**Assignment**
Every line of the data that includes "strung" should be copied out.

**Data for this exercise**

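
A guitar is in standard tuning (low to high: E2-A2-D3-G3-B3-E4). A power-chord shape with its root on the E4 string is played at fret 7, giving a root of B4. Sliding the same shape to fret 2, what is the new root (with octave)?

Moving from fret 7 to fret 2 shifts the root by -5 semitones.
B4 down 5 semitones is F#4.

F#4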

* * *

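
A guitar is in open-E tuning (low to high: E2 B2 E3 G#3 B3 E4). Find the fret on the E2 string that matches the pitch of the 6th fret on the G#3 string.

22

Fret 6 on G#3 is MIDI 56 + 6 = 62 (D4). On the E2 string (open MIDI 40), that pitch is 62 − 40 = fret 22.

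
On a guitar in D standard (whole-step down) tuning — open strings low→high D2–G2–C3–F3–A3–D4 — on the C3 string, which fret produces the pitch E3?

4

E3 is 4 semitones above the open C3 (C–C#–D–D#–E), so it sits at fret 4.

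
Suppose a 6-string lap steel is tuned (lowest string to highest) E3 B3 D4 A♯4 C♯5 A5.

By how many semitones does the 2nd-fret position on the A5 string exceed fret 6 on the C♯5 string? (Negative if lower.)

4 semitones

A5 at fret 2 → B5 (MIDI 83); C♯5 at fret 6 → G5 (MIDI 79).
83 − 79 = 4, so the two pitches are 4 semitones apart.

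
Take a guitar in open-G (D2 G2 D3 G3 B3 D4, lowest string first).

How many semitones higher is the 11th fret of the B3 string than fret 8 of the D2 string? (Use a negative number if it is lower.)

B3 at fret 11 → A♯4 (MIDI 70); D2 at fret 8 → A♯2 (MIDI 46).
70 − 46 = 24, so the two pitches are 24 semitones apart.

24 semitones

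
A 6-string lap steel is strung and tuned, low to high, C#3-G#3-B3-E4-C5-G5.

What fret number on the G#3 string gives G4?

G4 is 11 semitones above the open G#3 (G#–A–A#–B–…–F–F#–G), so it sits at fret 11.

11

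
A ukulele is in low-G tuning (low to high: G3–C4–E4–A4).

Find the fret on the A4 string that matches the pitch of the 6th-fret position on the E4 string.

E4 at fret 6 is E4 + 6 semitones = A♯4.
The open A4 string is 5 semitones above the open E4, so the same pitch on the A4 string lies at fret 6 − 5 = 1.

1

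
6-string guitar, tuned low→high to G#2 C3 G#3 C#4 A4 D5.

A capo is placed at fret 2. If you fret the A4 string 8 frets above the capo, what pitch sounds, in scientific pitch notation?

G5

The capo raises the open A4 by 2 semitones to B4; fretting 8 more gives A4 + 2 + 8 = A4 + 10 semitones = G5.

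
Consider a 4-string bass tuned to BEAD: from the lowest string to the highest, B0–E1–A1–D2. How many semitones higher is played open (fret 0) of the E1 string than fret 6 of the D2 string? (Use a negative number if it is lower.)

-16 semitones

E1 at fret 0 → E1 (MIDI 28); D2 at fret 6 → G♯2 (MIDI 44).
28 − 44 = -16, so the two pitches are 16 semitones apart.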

==

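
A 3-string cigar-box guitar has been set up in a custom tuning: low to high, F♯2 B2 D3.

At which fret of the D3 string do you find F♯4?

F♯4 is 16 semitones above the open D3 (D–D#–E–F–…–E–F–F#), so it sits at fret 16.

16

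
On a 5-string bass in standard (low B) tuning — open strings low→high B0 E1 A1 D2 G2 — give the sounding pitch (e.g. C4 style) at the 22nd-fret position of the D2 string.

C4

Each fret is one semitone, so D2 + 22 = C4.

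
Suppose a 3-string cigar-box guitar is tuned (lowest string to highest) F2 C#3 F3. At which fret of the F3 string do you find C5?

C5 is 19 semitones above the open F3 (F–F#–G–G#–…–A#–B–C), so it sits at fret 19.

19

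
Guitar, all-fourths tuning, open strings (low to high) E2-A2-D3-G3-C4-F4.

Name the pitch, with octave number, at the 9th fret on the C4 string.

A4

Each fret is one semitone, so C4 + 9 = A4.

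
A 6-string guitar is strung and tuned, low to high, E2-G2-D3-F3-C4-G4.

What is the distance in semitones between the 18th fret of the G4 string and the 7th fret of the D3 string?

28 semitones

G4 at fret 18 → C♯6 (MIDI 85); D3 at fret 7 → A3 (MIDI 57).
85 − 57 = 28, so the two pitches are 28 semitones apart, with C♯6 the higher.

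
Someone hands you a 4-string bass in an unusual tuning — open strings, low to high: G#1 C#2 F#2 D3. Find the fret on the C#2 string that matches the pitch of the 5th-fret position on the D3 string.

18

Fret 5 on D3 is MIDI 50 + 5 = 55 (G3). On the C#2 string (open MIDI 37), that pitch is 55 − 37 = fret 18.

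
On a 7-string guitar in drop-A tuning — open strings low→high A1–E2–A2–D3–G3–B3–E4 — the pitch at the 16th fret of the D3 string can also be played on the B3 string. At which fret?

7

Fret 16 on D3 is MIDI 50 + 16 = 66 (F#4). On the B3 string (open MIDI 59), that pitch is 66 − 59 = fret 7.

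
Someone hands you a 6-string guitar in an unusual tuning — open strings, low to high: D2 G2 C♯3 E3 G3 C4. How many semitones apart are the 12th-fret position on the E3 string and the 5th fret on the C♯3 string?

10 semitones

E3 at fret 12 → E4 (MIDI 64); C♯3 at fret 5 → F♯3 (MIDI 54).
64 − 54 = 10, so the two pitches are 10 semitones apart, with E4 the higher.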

**Answer box**
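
A 6-string lap steel is strung and tuned, low to high, C#3-G#3-B3-E4-C5-G5.
A 6-string guitar is strung and tuned, low to high, E2-G2-D3-F3-C4-G4.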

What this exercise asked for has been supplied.